(Collected data)
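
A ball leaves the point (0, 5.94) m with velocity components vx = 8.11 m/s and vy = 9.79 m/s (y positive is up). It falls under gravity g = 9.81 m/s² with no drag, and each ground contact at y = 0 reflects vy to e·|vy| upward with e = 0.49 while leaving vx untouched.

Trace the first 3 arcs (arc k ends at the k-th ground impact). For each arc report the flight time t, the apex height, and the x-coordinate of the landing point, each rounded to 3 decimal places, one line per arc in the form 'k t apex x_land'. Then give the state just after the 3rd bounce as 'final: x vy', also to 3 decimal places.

Arc 1: start y=5.940, vy=9.790 → t=2.484, apex=10.825, x_land=20.141, impact vy=-14.573
  bounce: vy ← 0.49·14.573 = 7.141
Arc 2: start y=0.000, vy=7.141 → t=1.456, apex=2.599, x_land=31.949, impact vy=-7.141
  bounce: vy ← 0.49·7.141 = 3.499
Arc 3: start y=0.000, vy=3.499 → t=0.713, apex=0.624, x_land=37.734, impact vy=-3.499
  bounce: vy ← 0.49·3.499 = 1.715

1 2.484 10.825 20.141
2 1.456 2.599 31.949
3 0.713 0.624 37.734
final: 37.734 1.715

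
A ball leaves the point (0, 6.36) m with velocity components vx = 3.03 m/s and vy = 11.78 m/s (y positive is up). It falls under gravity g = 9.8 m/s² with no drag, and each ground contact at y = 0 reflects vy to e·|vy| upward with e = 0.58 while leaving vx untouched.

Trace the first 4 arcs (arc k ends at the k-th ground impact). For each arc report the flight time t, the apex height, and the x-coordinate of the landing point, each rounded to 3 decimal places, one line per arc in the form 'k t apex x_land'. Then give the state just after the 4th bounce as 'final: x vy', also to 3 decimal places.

Arc 1: start y=6.360, vy=11.780 → t=2.858, apex=13.440, x_land=8.660, impact vy=-16.230
  bounce: vy ← 0.58·16.230 = 9.414
Arc 2: start y=0.000, vy=9.414 → t=1.921, apex=4.521, x_land=14.481, impact vy=-9.414
  bounce: vy ← 0.58·9.414 = 5.460
Arc 3: start y=0.000, vy=5.460 → t=1.114, apex=1.521, x_land=17.858, impact vy=-5.460
  bounce: vy ← 0.58·5.460 = 3.167
Arc 4: start y=0.000, vy=3.167 → t=0.646, apex=0.512, x_land=19.816, impact vy=-3.167
  bounce: vy ← 0.58·3.167 = 1.837

1 2.858 13.440 8.660
2 1.921 4.521 14.481
3 1.114 1.521 17.858
4 0.646 0.512 19.816
final: 19.816 1.837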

Your assignment - The data above must be returned in full, exactly as written.

Solution for this exercise -
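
A ball leaves the point (0, 5.94) m with velocity components vx = 8.11 m/s and vy = 9.79 m/s (y positive is up). It falls under gravity g = 9.81 m/s² with no drag, and each ground contact at y = 0 reflects vy to e·|vy| upward with e = 0.49 while leaving vx untouched.

Trace the first 3 arcs (arc k ends at the k-th ground impact). For each arc report the flight time t, the apex height, and the x-coordinate of the landing point, each rounded to 3 decimal places, one line per arc in the form 'k t apex x_land'. Then give the state just after the 3rd bounce as 'final: x vy', also to 3 decimal places.

Arc 1: start y=5.940, vy=9.790 → t=2.484, apex=10.825, x_land=20.141, impact vy=-14.573
  bounce: vy ← 0.49·14.573 = 7.141
Arc 2: start y=0.000, vy=7.141 → t=1.456, apex=2.599, x_land=31.949, impact vy=-7.141
  bounce: vy ← 0.49·7.141 = 3.499
Arc 3: start y=0.000, vy=3.499 → t=0.713, apex=0.624, x_land=37.734, impact vy=-3.499
  bounce: vy ← 0.49·3.499 = 1.715

1 2.484 10.825 20.141
2 1.456 2.599 31.949
3 0.713 0.624 37.734
final: 37.734 1.715

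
A ball leaves the point (0, 6.36) m with velocity components vx = 3.03 m/s and vy = 11.78 m/s (y positive is up). It falls under gravity g = 9.8 m/s² with no drag, and each ground contact at y = 0 reflects vy to e·|vy| upward with e = 0.58 while leaving vx untouched.

Trace the first 4 arcs (arc k ends at the k-th ground impact). For each arc report the flight time t, the apex height, and the x-coordinate of the landing point, each rounded to 3 decimal places, one line per arc in the form 'k t apex x_land'. Then give the state just after the 4th bounce as 'final: x vy', also to 3 decimal places.

Arc 1: start y=6.360, vy=11.780 → t=2.858, apex=13.440, x_land=8.660, impact vy=-16.230
  bounce: vy ← 0.58·16.230 = 9.414
Arc 2: start y=0.000, vy=9.414 → t=1.921, apex=4.521, x_land=14.481, impact vy=-9.414
  bounce: vy ← 0.58·9.414 = 5.460
Arc 3: start y=0.000, vy=5.460 → t=1.114, apex=1.521, x_land=17.858, impact vy=-5.460
  bounce: vy ← 0.58·5.460 = 3.167
Arc 4: start y=0.000, vy=3.167 → t=0.646, apex=0.512, x_land=19.816, impact vy=-3.167
  bounce: vy ← 0.58·3.167 = 1.837

1 2.858 13.440 8.660
2 1.921 4.521 14.481
3 1.114 1.521 17.858
4 0.646 0.512 19.816
final: 19.816 1.837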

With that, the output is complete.